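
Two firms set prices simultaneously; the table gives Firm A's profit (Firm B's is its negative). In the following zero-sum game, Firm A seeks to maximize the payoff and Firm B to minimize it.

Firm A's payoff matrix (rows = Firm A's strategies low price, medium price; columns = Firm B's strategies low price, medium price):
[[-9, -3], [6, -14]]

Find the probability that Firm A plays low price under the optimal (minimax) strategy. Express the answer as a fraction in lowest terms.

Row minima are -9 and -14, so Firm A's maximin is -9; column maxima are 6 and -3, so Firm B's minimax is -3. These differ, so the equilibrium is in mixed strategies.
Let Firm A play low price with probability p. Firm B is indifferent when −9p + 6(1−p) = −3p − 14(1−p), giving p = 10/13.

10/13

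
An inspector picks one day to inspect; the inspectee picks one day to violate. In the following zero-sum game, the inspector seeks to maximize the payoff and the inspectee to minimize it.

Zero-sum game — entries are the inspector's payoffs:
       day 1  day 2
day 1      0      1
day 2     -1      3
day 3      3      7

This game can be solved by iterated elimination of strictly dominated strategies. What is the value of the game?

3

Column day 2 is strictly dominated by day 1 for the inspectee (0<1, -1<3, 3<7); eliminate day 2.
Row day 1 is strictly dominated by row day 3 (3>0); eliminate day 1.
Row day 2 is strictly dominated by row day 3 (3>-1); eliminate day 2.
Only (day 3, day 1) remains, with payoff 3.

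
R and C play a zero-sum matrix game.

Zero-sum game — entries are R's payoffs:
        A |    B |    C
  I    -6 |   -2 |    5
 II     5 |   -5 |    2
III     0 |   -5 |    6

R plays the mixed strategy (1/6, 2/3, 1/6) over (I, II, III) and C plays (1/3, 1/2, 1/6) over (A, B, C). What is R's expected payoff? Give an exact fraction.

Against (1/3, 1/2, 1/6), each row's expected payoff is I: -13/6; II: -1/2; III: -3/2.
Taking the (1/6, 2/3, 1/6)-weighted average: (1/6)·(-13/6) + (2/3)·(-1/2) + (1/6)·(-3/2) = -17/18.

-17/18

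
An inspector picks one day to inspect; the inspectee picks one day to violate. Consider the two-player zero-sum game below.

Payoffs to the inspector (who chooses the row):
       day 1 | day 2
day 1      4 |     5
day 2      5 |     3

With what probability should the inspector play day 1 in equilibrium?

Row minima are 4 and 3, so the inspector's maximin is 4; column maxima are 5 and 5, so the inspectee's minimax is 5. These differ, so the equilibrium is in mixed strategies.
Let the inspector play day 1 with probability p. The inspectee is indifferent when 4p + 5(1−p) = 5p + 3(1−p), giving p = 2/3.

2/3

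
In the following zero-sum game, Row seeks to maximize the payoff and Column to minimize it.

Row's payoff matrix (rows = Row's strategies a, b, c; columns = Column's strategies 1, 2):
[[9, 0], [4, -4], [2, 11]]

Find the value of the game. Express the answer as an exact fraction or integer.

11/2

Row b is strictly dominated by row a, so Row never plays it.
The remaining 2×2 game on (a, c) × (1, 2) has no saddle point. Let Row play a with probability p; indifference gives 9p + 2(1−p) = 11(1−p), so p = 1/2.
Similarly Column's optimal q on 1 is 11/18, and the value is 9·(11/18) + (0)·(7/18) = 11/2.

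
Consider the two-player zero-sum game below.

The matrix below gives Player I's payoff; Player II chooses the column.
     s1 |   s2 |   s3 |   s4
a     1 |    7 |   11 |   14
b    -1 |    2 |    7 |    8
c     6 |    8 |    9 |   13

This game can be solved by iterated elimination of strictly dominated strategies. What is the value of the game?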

## WHAT TO PRODUCE
Recopy all the entries faithfully, leaving none out.

## SOLUTION TO THE EXERCISE
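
Two firms set prices simultaneously; the table gives Firm A's profit (Firm B's is its negative). In the following zero-sum game, Firm A seeks to maximize the payoff and Firm B to minimize it.

Firm A's payoff matrix (rows = Firm A's strategies low price, medium price; columns = Firm B's strategies low price, medium price):
[[-9, -3], [6, -14]]

Find the probability that Firm A plays low price under the optimal (minimax) strategy. Express the answer as a fraction in lowest terms.

Row minima are -9 and -14, so Firm A's maximin is -9; column maxima are 6 and -3, so Firm B's minimax is -3. These differ, so the equilibrium is in mixed strategies.
Let Firm A play low price with probability p. Firm B is indifferent when −9p + 6(1−p) = −3p − 14(1−p), giving p = 10/13.

10/13

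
An inspector picks one day to inspect; the inspectee picks one day to violate. In the following zero-sum game, the inspector seeks to maximize the payoff and the inspectee to minimize it.

Zero-sum game — entries are the inspector's payoffs:
       day 1  day 2
day 1      0      1
day 2     -1      3
day 3      3      7

This game can be solved by iterated elimination of strictly dominated strategies. What is the value of the game?

3

Column day 2 is strictly dominated by day 1 for the inspectee (0<1, -1<3, 3<7); eliminate day 2.
Row day 1 is strictly dominated by row day 3 (3>0); eliminate day 1.
Row day 2 is strictly dominated by row day 3 (3>-1); eliminate day 2.
Only (day 3, day 1) remains, with payoff 3.

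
R and C play a zero-sum matrix game.

Zero-sum game — entries are R's payoffs:
        A |    B |    C
  I    -6 |   -2 |    5
 II     5 |   -5 |    2
III     0 |   -5 |    6

R plays the mixed strategy (1/6, 2/3, 1/6) over (I, II, III) and C plays (1/3, 1/2, 1/6) over (A, B, C). What is R's expected payoff? Give an exact fraction.

Against (1/3, 1/2, 1/6), each row's expected payoff is I: -13/6; II: -1/2; III: -3/2.
Taking the (1/6, 2/3, 1/6)-weighted average: (1/6)·(-13/6) + (2/3)·(-1/2) + (1/6)·(-3/2) = -17/18.

-17/18

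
An inspector picks one day to inspect; the inspectee picks one day to violate. Consider the two-player zero-sum game below.

Payoffs to the inspector (who chooses the row):
       day 1 | day 2
day 1      4 |     5
day 2      5 |     3

With what probability should the inspector play day 1 in equilibrium?

Row minima are 4 and 3, so the inspector's maximin is 4; column maxima are 5 and 5, so the inspectee's minimax is 5. These differ, so the equilibrium is in mixed strategies.
Let the inspector play day 1 with probability p. The inspectee is indifferent when 4p + 5(1−p) = 5p + 3(1−p), giving p = 2/3.

2/3

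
In the following zero-sum game, Row seeks to maximize the payoff and Column to minimize it.

Row's payoff matrix (rows = Row's strategies a, b, c; columns = Column's strategies 1, 2):
[[9, 0], [4, -4], [2, 11]]

Find the value of the game. Express the answer as an exact fraction or integer.

11/2

Row b is strictly dominated by row a, so Row never plays it.
The remaining 2×2 game on (a, c) × (1, 2) has no saddle point. Let Row play a with probability p; indifference gives 9p + 2(1−p) = 11(1−p), so p = 1/2.
Similarly Column's optimal q on 1 is 11/18, and the value is 9·(11/18) + (0)·(7/18) = 11/2.

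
Consider the two-player zero-sum game below.

The matrix below gives Player I's payoff; Player II chooses the column.
     s1 |   s2 |   s3 |   s4
a     1 |    7 |   11 |   14
b    -1 |    2 |    7 |    8
c     6 |    8 |    9 |   13

This game can be solved by iterated elimination of strictly dominated strategies. What is the value of the game?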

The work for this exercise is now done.